Records to process
*****

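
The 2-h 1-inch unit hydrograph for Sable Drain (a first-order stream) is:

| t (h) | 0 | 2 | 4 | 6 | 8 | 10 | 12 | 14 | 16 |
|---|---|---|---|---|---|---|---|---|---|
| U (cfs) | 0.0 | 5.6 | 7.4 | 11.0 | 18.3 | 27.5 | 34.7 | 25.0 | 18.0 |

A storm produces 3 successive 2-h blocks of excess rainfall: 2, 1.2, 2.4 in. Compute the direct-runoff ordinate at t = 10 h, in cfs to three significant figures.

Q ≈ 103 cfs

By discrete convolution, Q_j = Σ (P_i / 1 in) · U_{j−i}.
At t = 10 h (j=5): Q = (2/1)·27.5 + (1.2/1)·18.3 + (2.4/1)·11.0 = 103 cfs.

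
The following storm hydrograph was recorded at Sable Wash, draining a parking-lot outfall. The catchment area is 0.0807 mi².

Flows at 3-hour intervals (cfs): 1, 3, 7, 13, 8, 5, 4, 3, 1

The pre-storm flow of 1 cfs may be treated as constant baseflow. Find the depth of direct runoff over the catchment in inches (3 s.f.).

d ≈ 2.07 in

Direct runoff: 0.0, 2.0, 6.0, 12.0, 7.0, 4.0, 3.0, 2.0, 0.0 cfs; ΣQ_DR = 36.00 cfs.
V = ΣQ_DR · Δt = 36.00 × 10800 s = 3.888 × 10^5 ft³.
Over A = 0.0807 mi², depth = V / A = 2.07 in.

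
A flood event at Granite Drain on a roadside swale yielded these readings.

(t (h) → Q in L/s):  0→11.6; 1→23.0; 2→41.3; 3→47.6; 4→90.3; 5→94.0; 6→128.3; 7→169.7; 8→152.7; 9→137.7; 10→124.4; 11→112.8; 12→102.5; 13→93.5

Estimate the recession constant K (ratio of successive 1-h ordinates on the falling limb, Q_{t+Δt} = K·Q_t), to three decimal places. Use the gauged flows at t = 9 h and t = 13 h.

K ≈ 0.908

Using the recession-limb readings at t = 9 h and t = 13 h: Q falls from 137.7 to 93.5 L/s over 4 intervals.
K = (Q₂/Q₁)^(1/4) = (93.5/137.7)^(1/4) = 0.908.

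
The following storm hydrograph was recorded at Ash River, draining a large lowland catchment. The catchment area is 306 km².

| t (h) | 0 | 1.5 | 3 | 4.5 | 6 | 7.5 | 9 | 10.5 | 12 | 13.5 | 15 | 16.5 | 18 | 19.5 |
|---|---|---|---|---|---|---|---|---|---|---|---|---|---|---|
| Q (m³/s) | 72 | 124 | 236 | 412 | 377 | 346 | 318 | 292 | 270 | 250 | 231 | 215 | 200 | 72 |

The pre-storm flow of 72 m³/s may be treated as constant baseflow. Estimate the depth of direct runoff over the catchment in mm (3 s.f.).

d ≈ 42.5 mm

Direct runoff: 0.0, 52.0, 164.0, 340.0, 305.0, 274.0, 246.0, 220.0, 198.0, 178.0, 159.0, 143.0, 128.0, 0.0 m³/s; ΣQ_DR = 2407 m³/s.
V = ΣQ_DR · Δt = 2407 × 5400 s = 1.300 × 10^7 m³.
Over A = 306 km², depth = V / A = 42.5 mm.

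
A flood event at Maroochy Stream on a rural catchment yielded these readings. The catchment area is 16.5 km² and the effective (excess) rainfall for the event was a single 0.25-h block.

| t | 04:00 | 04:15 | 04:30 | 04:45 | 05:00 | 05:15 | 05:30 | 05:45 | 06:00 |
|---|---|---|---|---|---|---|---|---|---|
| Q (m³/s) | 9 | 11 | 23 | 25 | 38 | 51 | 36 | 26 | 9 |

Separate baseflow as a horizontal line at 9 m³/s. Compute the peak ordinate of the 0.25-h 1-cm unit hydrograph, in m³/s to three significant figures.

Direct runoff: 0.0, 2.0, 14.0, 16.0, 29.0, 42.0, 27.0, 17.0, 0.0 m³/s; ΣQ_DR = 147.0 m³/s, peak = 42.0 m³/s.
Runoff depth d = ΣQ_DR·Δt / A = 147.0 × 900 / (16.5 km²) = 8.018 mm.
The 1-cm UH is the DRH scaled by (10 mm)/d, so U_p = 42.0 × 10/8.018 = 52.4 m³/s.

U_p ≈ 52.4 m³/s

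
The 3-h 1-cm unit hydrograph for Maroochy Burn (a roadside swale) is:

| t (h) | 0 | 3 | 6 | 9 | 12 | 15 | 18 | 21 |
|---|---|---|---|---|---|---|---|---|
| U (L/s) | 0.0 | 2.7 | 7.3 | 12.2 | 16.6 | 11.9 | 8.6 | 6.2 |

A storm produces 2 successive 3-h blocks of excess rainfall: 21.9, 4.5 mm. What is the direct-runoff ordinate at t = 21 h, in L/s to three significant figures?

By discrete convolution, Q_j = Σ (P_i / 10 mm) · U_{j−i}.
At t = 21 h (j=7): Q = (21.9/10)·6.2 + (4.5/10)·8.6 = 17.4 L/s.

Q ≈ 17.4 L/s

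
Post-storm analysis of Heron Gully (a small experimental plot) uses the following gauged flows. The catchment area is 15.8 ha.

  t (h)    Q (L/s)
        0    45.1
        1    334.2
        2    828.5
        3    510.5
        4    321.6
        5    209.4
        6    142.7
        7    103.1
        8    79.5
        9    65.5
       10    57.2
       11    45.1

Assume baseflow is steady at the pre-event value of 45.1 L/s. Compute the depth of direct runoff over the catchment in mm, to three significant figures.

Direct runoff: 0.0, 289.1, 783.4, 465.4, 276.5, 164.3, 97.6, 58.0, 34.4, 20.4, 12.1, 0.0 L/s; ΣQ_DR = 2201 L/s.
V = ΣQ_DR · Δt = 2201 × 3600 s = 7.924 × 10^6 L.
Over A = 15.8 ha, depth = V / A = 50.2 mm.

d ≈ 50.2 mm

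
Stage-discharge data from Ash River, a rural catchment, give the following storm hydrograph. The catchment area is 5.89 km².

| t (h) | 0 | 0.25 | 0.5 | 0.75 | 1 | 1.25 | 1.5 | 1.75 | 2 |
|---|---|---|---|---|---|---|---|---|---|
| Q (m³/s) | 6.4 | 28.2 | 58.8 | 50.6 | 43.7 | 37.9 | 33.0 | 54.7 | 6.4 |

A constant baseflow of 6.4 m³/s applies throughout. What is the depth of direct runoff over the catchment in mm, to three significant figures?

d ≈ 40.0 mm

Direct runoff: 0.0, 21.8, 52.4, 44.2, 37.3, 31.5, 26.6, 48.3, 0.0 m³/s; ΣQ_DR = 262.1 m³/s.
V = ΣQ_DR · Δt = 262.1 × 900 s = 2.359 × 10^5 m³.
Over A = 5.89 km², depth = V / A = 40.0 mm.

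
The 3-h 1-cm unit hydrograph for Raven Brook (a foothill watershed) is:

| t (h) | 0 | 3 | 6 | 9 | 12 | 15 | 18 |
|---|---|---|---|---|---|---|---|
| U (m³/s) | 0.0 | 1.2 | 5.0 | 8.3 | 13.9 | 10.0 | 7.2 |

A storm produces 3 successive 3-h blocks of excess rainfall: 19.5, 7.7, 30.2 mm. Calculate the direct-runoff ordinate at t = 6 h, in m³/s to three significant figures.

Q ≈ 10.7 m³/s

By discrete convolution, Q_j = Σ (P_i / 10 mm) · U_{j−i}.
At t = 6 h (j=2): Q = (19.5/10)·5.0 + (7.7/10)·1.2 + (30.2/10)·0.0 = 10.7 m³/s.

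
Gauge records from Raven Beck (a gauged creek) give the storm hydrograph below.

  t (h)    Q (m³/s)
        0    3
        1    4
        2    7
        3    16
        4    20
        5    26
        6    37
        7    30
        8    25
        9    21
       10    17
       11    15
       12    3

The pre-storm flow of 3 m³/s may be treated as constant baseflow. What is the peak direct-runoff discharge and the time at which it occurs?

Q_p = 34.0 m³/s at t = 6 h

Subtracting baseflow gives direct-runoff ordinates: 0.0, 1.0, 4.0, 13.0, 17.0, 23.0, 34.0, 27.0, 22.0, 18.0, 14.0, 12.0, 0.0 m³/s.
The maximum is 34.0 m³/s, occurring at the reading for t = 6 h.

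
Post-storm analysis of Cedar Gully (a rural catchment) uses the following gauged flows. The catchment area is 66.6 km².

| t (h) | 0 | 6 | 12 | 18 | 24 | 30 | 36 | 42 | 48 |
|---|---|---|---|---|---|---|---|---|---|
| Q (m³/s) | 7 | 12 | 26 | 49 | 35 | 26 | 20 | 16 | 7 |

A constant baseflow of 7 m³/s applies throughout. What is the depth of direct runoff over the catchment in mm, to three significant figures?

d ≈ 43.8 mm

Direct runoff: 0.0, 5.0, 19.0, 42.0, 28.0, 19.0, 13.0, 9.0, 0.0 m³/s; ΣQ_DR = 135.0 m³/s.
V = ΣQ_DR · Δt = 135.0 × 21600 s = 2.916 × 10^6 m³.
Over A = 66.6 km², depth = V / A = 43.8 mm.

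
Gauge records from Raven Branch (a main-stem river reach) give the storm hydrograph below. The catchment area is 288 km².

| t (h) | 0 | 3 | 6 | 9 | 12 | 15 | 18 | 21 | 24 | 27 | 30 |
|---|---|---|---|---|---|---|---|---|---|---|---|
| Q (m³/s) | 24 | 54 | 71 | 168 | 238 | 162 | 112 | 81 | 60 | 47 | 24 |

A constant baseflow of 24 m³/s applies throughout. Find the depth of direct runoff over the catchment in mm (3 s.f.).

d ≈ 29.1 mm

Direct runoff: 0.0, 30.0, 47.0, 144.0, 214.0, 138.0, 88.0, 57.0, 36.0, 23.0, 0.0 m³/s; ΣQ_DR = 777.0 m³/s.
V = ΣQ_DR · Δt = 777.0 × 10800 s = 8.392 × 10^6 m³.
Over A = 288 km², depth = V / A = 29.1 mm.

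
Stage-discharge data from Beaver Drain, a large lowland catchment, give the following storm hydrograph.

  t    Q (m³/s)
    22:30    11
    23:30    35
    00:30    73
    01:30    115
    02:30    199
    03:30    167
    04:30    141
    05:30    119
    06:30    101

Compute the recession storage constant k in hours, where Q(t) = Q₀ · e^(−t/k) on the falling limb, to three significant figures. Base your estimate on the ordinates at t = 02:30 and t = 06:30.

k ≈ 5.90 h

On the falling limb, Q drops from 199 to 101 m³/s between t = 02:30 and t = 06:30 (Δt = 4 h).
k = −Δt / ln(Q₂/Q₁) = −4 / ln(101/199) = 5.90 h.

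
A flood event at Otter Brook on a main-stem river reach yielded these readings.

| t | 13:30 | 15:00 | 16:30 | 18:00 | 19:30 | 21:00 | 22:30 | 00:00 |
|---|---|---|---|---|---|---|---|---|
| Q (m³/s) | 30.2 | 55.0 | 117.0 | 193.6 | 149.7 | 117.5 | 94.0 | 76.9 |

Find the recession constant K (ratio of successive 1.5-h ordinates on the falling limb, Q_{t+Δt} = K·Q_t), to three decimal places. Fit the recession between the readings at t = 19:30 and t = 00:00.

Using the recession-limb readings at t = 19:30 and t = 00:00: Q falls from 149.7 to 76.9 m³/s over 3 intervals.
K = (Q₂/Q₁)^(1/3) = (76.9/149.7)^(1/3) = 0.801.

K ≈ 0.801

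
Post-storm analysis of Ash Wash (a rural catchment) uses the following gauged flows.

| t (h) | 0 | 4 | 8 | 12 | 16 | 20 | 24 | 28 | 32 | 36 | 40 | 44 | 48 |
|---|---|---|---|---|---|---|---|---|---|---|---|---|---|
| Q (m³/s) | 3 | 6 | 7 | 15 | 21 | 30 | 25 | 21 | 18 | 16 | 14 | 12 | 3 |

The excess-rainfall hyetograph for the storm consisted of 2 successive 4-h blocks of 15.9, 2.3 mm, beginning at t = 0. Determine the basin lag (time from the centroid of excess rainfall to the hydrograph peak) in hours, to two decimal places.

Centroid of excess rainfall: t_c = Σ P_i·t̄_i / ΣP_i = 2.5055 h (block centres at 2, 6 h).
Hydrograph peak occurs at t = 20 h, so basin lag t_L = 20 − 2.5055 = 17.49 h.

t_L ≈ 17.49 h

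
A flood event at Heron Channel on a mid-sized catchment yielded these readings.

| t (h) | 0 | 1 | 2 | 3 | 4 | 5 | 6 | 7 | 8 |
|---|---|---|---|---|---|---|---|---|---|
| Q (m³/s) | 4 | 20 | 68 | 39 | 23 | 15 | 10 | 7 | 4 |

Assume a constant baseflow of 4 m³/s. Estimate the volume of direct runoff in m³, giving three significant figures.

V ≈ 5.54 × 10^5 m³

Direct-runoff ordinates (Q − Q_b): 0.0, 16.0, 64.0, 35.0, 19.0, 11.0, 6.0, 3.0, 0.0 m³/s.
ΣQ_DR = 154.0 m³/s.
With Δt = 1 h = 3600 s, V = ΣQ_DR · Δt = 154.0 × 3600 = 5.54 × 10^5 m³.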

*****

Brief
Above are the entries. Output exactly the lines beginning with the line that has "Find the recession" and ending with the line that has "14 | 12 | 3 |".

Answer to this exercise
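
Find the recession constant K (ratio of successive 1.5-h ordinates on the falling limb, Q_{t+Δt} = K·Q_t), to three decimal places. Fit the recession between the readings at t = 19:30 and t = 00:00.

Using the recession-limb readings at t = 19:30 and t = 00:00: Q falls from 149.7 to 76.9 m³/s over 3 intervals.
K = (Q₂/Q₁)^(1/3) = (76.9/149.7)^(1/3) = 0.801.

K ≈ 0.801

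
Post-storm analysis of Ash Wash (a rural catchment) uses the following gauged flows.

| t (h) | 0 | 4 | 8 | 12 | 16 | 20 | 24 | 28 | 32 | 36 | 40 | 44 | 48 |
|---|---|---|---|---|---|---|---|---|---|---|---|---|---|
| Q (m³/s) | 3 | 6 | 7 | 15 | 21 | 30 | 25 | 21 | 18 | 16 | 14 | 12 | 3 |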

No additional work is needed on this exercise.